Segment Start: RECORDED DATA

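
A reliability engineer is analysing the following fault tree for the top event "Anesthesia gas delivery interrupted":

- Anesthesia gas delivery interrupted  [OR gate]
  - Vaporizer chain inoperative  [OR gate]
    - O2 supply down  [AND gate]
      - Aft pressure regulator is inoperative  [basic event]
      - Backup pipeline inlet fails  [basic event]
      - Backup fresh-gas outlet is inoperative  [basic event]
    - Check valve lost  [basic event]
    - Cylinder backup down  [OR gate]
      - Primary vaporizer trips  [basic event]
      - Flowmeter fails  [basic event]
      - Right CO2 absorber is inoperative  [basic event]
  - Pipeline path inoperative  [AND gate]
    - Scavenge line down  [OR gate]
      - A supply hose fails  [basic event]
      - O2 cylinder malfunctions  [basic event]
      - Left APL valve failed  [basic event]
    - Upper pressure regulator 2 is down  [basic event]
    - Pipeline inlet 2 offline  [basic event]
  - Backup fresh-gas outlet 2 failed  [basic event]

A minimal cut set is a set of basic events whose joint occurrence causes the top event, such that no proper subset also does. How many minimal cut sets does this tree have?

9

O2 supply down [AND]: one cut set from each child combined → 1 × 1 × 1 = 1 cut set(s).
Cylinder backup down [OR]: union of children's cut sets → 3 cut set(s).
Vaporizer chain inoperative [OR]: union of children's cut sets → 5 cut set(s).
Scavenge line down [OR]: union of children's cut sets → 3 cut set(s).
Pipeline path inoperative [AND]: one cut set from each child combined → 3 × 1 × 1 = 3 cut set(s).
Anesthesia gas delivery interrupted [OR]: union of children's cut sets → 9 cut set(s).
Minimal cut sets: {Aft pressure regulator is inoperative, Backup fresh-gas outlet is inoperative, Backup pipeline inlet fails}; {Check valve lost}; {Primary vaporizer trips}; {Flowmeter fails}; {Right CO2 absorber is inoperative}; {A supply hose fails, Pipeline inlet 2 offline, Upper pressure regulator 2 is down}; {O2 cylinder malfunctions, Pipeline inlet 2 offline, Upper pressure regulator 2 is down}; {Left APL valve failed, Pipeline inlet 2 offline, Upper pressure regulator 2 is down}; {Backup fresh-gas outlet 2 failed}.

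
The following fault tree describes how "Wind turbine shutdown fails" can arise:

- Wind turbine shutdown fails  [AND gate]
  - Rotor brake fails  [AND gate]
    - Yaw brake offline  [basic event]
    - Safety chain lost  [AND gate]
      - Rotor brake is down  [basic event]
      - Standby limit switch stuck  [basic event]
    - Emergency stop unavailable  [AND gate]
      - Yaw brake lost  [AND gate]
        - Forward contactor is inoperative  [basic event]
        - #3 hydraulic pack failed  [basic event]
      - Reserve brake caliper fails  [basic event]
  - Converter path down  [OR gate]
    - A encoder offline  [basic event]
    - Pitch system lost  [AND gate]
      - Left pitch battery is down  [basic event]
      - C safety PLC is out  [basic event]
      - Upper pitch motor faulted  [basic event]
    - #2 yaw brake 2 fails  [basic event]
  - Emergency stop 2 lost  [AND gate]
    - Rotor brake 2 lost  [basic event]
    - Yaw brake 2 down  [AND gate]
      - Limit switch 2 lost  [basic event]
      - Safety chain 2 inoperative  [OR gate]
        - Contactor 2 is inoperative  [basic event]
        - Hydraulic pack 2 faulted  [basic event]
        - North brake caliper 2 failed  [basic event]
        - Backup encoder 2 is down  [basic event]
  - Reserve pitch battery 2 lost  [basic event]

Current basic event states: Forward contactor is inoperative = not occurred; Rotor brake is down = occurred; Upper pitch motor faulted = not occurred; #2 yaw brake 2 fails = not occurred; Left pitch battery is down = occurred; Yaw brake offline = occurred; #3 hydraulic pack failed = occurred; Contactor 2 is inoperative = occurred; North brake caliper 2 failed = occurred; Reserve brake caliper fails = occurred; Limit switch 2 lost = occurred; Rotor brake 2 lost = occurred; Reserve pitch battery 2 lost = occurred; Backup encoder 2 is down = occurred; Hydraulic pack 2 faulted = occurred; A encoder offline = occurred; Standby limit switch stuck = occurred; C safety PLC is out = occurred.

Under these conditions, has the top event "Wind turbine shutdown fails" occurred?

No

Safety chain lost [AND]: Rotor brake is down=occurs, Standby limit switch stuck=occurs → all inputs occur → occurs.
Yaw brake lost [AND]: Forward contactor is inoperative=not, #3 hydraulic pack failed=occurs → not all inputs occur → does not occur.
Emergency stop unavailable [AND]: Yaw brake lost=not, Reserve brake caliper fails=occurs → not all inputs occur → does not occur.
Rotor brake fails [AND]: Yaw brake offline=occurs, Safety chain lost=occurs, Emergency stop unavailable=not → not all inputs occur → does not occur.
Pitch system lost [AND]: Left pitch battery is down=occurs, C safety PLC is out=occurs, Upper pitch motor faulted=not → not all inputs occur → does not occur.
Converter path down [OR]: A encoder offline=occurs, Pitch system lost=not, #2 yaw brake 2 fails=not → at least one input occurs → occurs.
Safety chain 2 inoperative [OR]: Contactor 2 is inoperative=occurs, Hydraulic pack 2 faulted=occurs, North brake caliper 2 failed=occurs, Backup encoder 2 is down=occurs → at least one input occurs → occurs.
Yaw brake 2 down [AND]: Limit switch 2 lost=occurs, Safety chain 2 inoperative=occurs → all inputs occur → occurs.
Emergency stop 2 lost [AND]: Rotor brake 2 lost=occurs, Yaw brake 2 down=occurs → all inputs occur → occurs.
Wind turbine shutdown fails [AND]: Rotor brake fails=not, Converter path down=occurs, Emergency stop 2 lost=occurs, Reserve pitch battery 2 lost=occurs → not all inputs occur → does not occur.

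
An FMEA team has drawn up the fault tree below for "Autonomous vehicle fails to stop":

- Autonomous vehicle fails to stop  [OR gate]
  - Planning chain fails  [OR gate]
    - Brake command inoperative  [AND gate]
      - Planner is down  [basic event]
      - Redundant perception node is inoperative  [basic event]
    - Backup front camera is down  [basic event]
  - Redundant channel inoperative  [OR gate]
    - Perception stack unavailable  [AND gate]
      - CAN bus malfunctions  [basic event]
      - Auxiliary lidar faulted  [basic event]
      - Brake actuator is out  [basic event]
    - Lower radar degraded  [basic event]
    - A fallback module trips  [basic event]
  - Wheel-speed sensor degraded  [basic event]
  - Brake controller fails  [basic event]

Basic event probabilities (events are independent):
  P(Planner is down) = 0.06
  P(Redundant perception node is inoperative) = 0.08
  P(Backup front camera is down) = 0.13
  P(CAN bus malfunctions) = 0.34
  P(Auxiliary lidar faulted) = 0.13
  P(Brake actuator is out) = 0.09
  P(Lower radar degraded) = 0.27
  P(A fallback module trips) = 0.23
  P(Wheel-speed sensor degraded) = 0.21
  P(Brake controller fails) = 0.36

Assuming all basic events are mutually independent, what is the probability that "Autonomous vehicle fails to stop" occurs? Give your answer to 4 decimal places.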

Segment End: RECORDED DATA

◆ AIM OF THE EXERCISE:
Could you write out the material above exactly as it appears?

◆ ANSWER SPACE:
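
A reliability engineer is analysing the following fault tree for the top event "Anesthesia gas delivery interrupted":

- Anesthesia gas delivery interrupted  [OR gate]
  - Vaporizer chain inoperative  [OR gate]
    - O2 supply down  [AND gate]
      - Aft pressure regulator is inoperative  [basic event]
      - Backup pipeline inlet fails  [basic event]
      - Backup fresh-gas outlet is inoperative  [basic event]
    - Check valve lost  [basic event]
    - Cylinder backup down  [OR gate]
      - Primary vaporizer trips  [basic event]
      - Flowmeter fails  [basic event]
      - Right CO2 absorber is inoperative  [basic event]
  - Pipeline path inoperative  [AND gate]
    - Scavenge line down  [OR gate]
      - A supply hose fails  [basic event]
      - O2 cylinder malfunctions  [basic event]
      - Left APL valve failed  [basic event]
    - Upper pressure regulator 2 is down  [basic event]
    - Pipeline inlet 2 offline  [basic event]
  - Backup fresh-gas outlet 2 failed  [basic event]

A minimal cut set is a set of basic events whose joint occurrence causes the top event, such that no proper subset also does. How many minimal cut sets does this tree have?

9

O2 supply down [AND]: one cut set from each child combined → 1 × 1 × 1 = 1 cut set(s).
Cylinder backup down [OR]: union of children's cut sets → 3 cut set(s).
Vaporizer chain inoperative [OR]: union of children's cut sets → 5 cut set(s).
Scavenge line down [OR]: union of children's cut sets → 3 cut set(s).
Pipeline path inoperative [AND]: one cut set from each child combined → 3 × 1 × 1 = 3 cut set(s).
Anesthesia gas delivery interrupted [OR]: union of children's cut sets → 9 cut set(s).
Minimal cut sets: {Aft pressure regulator is inoperative, Backup fresh-gas outlet is inoperative, Backup pipeline inlet fails}; {Check valve lost}; {Primary vaporizer trips}; {Flowmeter fails}; {Right CO2 absorber is inoperative}; {A supply hose fails, Pipeline inlet 2 offline, Upper pressure regulator 2 is down}; {O2 cylinder malfunctions, Pipeline inlet 2 offline, Upper pressure regulator 2 is down}; {Left APL valve failed, Pipeline inlet 2 offline, Upper pressure regulator 2 is down}; {Backup fresh-gas outlet 2 failed}.

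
The following fault tree describes how "Wind turbine shutdown fails" can arise:

- Wind turbine shutdown fails  [AND gate]
  - Rotor brake fails  [AND gate]
    - Yaw brake offline  [basic event]
    - Safety chain lost  [AND gate]
      - Rotor brake is down  [basic event]
      - Standby limit switch stuck  [basic event]
    - Emergency stop unavailable  [AND gate]
      - Yaw brake lost  [AND gate]
        - Forward contactor is inoperative  [basic event]
        - #3 hydraulic pack failed  [basic event]
      - Reserve brake caliper fails  [basic event]
  - Converter path down  [OR gate]
    - A encoder offline  [basic event]
    - Pitch system lost  [AND gate]
      - Left pitch battery is down  [basic event]
      - C safety PLC is out  [basic event]
      - Upper pitch motor faulted  [basic event]
    - #2 yaw brake 2 fails  [basic event]
  - Emergency stop 2 lost  [AND gate]
    - Rotor brake 2 lost  [basic event]
    - Yaw brake 2 down  [AND gate]
      - Limit switch 2 lost  [basic event]
      - Safety chain 2 inoperative  [OR gate]
        - Contactor 2 is inoperative  [basic event]
        - Hydraulic pack 2 faulted  [basic event]
        - North brake caliper 2 failed  [basic event]
        - Backup encoder 2 is down  [basic event]
  - Reserve pitch battery 2 lost  [basic event]

Current basic event states: Forward contactor is inoperative = not occurred; Rotor brake is down = occurred; Upper pitch motor faulted = not occurred; #2 yaw brake 2 fails = not occurred; Left pitch battery is down = occurred; Yaw brake offline = occurred; #3 hydraulic pack failed = occurred; Contactor 2 is inoperative = occurred; North brake caliper 2 failed = occurred; Reserve brake caliper fails = occurred; Limit switch 2 lost = occurred; Rotor brake 2 lost = occurred; Reserve pitch battery 2 lost = occurred; Backup encoder 2 is down = occurred; Hydraulic pack 2 faulted = occurred; A encoder offline = occurred; Standby limit switch stuck = occurred; C safety PLC is out = occurred.

Under these conditions, has the top event "Wind turbine shutdown fails" occurred?

No

Safety chain lost [AND]: Rotor brake is down=occurs, Standby limit switch stuck=occurs → all inputs occur → occurs.
Yaw brake lost [AND]: Forward contactor is inoperative=not, #3 hydraulic pack failed=occurs → not all inputs occur → does not occur.
Emergency stop unavailable [AND]: Yaw brake lost=not, Reserve brake caliper fails=occurs → not all inputs occur → does not occur.
Rotor brake fails [AND]: Yaw brake offline=occurs, Safety chain lost=occurs, Emergency stop unavailable=not → not all inputs occur → does not occur.
Pitch system lost [AND]: Left pitch battery is down=occurs, C safety PLC is out=occurs, Upper pitch motor faulted=not → not all inputs occur → does not occur.
Converter path down [OR]: A encoder offline=occurs, Pitch system lost=not, #2 yaw brake 2 fails=not → at least one input occurs → occurs.
Safety chain 2 inoperative [OR]: Contactor 2 is inoperative=occurs, Hydraulic pack 2 faulted=occurs, North brake caliper 2 failed=occurs, Backup encoder 2 is down=occurs → at least one input occurs → occurs.
Yaw brake 2 down [AND]: Limit switch 2 lost=occurs, Safety chain 2 inoperative=occurs → all inputs occur → occurs.
Emergency stop 2 lost [AND]: Rotor brake 2 lost=occurs, Yaw brake 2 down=occurs → all inputs occur → occurs.
Wind turbine shutdown fails [AND]: Rotor brake fails=not, Converter path down=occurs, Emergency stop 2 lost=occurs, Reserve pitch battery 2 lost=occurs → not all inputs occur → does not occur.

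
An FMEA team has drawn up the fault tree below for "Autonomous vehicle fails to stop":

- Autonomous vehicle fails to stop  [OR gate]
  - Planning chain fails  [OR gate]
    - Brake command inoperative  [AND gate]
      - Planner is down  [basic event]
      - Redundant perception node is inoperative  [basic event]
    - Backup front camera is down  [basic event]
  - Redundant channel inoperative  [OR gate]
    - Perception stack unavailable  [AND gate]
      - CAN bus malfunctions  [basic event]
      - Auxiliary lidar faulted  [basic event]
      - Brake actuator is out  [basic event]
    - Lower radar degraded  [basic event]
    - A fallback module trips  [basic event]
  - Wheel-speed sensor degraded  [basic event]
  - Brake controller fails  [basic event]

Basic event probabilities (events are independent):
  P(Planner is down) = 0.06
  P(Redundant perception node is inoperative) = 0.08
  P(Backup front camera is down) = 0.13
  P(CAN bus malfunctions) = 0.34
  P(Auxiliary lidar faulted) = 0.13
  P(Brake actuator is out) = 0.09
  P(Lower radar degraded) = 0.27
  P(A fallback module trips) = 0.23
  P(Wheel-speed sensor degraded) = 0.21
  P(Brake controller fails) = 0.36

Assuming all basic events are mutually independent, what is the probability that "Autonomous vehicle fails to stop" occurs? Give your answer to 4 decimal places.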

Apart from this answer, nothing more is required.